(Source records begins)
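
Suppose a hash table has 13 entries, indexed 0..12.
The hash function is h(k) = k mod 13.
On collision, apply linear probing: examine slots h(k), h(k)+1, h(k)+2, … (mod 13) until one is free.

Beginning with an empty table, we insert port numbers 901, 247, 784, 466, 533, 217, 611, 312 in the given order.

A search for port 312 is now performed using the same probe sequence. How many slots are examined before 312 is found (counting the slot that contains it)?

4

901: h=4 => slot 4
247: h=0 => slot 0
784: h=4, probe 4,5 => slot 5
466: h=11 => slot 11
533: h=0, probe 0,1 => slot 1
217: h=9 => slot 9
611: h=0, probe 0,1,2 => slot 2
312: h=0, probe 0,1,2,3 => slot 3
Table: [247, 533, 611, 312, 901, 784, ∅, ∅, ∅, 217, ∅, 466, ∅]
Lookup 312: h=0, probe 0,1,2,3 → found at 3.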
(Source records ends)
• **Exercise**
Transcribe the records above exactly, keeping every line.

• **Response**
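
Suppose a hash table has 13 entries, indexed 0..12.
The hash function is h(k) = k mod 13.
On collision, apply linear probing: examine slots h(k), h(k)+1, h(k)+2, … (mod 13) until one is free.

Beginning with an empty table, we insert port numbers 901, 247, 784, 466, 533, 217, 611, 312 in the given order.

A search for port 312 is now performed using the same probe sequence. How many slots are examined before 312 is found (counting the slot that contains it)?

4

901: h=4 => slot 4
247: h=0 => slot 0
784: h=4, probe 4,5 => slot 5
466: h=11 => slot 11
533: h=0, probe 0,1 => slot 1
217: h=9 => slot 9
611: h=0, probe 0,1,2 => slot 2
312: h=0, probe 0,1,2,3 => slot 3
Table: [247, 533, 611, 312, 901, 784, ∅, ∅, ∅, 217, ∅, 466, ∅]
Lookup 312: h=0, probe 0,1,2,3 → found at 3.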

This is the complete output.